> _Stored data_
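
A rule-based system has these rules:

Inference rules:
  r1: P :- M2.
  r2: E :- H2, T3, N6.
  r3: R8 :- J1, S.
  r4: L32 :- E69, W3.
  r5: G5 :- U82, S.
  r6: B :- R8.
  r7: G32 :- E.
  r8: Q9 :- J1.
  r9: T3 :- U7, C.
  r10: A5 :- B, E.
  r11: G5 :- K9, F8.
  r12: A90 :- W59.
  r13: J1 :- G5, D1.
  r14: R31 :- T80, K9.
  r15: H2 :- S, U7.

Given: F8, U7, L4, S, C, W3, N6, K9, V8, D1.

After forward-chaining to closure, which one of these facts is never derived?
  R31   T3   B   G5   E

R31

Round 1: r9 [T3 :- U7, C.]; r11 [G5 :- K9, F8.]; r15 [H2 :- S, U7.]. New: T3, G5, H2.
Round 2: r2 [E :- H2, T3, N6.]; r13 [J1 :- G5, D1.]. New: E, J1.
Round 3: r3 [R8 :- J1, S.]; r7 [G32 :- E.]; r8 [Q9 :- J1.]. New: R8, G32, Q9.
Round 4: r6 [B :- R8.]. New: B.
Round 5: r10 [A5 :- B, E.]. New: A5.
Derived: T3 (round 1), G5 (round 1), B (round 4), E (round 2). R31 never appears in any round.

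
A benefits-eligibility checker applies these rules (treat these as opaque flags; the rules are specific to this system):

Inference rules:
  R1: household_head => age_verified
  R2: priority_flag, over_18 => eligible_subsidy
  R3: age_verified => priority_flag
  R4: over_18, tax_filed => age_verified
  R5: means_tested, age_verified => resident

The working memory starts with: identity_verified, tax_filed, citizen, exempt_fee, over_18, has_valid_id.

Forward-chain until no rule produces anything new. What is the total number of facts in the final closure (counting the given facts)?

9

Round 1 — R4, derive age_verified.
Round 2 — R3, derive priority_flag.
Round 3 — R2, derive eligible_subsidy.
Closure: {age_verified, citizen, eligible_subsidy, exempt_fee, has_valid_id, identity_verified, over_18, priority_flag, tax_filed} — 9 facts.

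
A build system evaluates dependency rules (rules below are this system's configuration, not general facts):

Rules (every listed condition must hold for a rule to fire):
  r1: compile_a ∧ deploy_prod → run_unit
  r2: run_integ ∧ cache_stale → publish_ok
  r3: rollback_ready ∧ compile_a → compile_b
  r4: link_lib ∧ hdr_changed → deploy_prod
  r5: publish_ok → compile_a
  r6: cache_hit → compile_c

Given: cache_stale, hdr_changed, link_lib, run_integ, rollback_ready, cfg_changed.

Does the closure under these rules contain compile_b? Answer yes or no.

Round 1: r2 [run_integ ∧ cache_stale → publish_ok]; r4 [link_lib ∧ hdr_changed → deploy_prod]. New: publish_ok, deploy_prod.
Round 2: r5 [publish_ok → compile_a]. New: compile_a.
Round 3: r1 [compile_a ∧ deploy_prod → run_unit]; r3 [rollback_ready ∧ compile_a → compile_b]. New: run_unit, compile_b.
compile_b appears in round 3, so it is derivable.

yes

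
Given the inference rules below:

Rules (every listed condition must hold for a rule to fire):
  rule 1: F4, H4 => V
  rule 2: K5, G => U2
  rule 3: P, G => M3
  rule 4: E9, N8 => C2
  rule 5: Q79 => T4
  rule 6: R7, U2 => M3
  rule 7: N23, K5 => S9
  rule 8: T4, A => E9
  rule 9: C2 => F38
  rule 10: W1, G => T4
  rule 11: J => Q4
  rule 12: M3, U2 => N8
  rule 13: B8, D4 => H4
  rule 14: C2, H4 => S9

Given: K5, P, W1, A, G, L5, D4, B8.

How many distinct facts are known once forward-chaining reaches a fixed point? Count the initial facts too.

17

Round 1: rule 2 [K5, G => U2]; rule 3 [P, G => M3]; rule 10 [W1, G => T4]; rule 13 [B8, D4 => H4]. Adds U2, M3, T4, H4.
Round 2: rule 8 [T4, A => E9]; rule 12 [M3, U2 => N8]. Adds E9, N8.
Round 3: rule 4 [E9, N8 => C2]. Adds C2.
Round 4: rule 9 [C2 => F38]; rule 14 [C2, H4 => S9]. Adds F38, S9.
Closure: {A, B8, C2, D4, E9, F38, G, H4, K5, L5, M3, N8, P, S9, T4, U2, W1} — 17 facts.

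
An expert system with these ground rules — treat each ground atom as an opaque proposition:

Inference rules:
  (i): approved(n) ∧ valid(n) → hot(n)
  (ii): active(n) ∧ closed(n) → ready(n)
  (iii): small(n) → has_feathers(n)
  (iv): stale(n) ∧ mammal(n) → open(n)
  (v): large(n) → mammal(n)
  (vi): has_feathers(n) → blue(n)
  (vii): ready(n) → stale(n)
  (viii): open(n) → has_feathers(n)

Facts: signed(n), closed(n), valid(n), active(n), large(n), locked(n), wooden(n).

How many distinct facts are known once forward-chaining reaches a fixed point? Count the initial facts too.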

> _What the task requires_
Nothing in the entries above may be left out; retype them all exactly.

> _Response_
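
A rule-based system has these rules:

Inference rules:
  r1: P :- M2.
  r2: E :- H2, T3, N6.
  r3: R8 :- J1, S.
  r4: L32 :- E69, W3.
  r5: G5 :- U82, S.
  r6: B :- R8.
  r7: G32 :- E.
  r8: Q9 :- J1.
  r9: T3 :- U7, C.
  r10: A5 :- B, E.
  r11: G5 :- K9, F8.
  r12: A90 :- W59.
  r13: J1 :- G5, D1.
  r14: R31 :- T80, K9.
  r15: H2 :- S, U7.

Given: F8, U7, L4, S, C, W3, N6, K9, V8, D1.

After forward-chaining to closure, which one of these facts is never derived?
  R31   T3   B   G5   E

R31

Round 1: r9 [T3 :- U7, C.]; r11 [G5 :- K9, F8.]; r15 [H2 :- S, U7.]. New: T3, G5, H2.
Round 2: r2 [E :- H2, T3, N6.]; r13 [J1 :- G5, D1.]. New: E, J1.
Round 3: r3 [R8 :- J1, S.]; r7 [G32 :- E.]; r8 [Q9 :- J1.]. New: R8, G32, Q9.
Round 4: r6 [B :- R8.]. New: B.
Round 5: r10 [A5 :- B, E.]. New: A5.
Derived: T3 (round 1), G5 (round 1), B (round 4), E (round 2). R31 never appears in any round.

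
A benefits-eligibility checker applies these rules (treat these as opaque flags; the rules are specific to this system):

Inference rules:
  R1: household_head => age_verified
  R2: priority_flag, over_18 => eligible_subsidy
  R3: age_verified => priority_flag
  R4: over_18, tax_filed => age_verified
  R5: means_tested, age_verified => resident

The working memory starts with: identity_verified, tax_filed, citizen, exempt_fee, over_18, has_valid_id.

Forward-chain until no rule produces anything new. What is the total number of facts in the final closure (counting the given facts)?

9

Round 1 — R4, derive age_verified.
Round 2 — R3, derive priority_flag.
Round 3 — R2, derive eligible_subsidy.
Closure: {age_verified, citizen, eligible_subsidy, exempt_fee, has_valid_id, identity_verified, over_18, priority_flag, tax_filed} — 9 facts.

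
A build system evaluates dependency rules (rules below are this system's configuration, not general facts):

Rules (every listed condition must hold for a rule to fire):
  r1: compile_a ∧ deploy_prod → run_unit
  r2: run_integ ∧ cache_stale → publish_ok
  r3: rollback_ready ∧ compile_a → compile_b
  r4: link_lib ∧ hdr_changed → deploy_prod
  r5: publish_ok → compile_a
  r6: cache_hit → compile_c

Given: cache_stale, hdr_changed, link_lib, run_integ, rollback_ready, cfg_changed.

Does the closure under these rules contain compile_b? Answer yes or no.

Round 1: r2 [run_integ ∧ cache_stale → publish_ok]; r4 [link_lib ∧ hdr_changed → deploy_prod]. New: publish_ok, deploy_prod.
Round 2: r5 [publish_ok → compile_a]. New: compile_a.
Round 3: r1 [compile_a ∧ deploy_prod → run_unit]; r3 [rollback_ready ∧ compile_a → compile_b]. New: run_unit, compile_b.
compile_b appears in round 3, so it is derivable.

yes

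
Given the inference rules below:

Rules (every listed condition must hold for a rule to fire):
  rule 1: F4, H4 => V
  rule 2: K5, G => U2
  rule 3: P, G => M3
  rule 4: E9, N8 => C2
  rule 5: Q79 => T4
  rule 6: R7, U2 => M3
  rule 7: N23, K5 => S9
  rule 8: T4, A => E9
  rule 9: C2 => F38
  rule 10: W1, G => T4
  rule 11: J => Q4
  rule 12: M3, U2 => N8
  rule 13: B8, D4 => H4
  rule 14: C2, H4 => S9

Given: K5, P, W1, A, G, L5, D4, B8.

How many distinct facts are known once forward-chaining reaches a fixed point? Count the initial facts too.

17

Round 1: rule 2 [K5, G => U2]; rule 3 [P, G => M3]; rule 10 [W1, G => T4]; rule 13 [B8, D4 => H4]. Adds U2, M3, T4, H4.
Round 2: rule 8 [T4, A => E9]; rule 12 [M3, U2 => N8]. Adds E9, N8.
Round 3: rule 4 [E9, N8 => C2]. Adds C2.
Round 4: rule 9 [C2 => F38]; rule 14 [C2, H4 => S9]. Adds F38, S9.
Closure: {A, B8, C2, D4, E9, F38, G, H4, K5, L5, M3, N8, P, S9, T4, U2, W1} — 17 facts.

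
An expert system with these ground rules — treat each ground atom as an opaque proposition:

Inference rules:
  (i): approved(n) ∧ valid(n) → hot(n)
  (ii): active(n) ∧ closed(n) → ready(n)
  (iii): small(n) → has_feathers(n)
  (iv): stale(n) ∧ mammal(n) → open(n)
  (v): large(n) → mammal(n)
  (vi): has_feathers(n) → blue(n)
  (vii): ready(n) → stale(n)
  (viii): open(n) → has_feathers(n)

Facts: signed(n), closed(n), valid(n), active(n), large(n), locked(n), wooden(n).

How many distinct facts are known once forward-chaining reaches a fixed point? Count the initial facts too.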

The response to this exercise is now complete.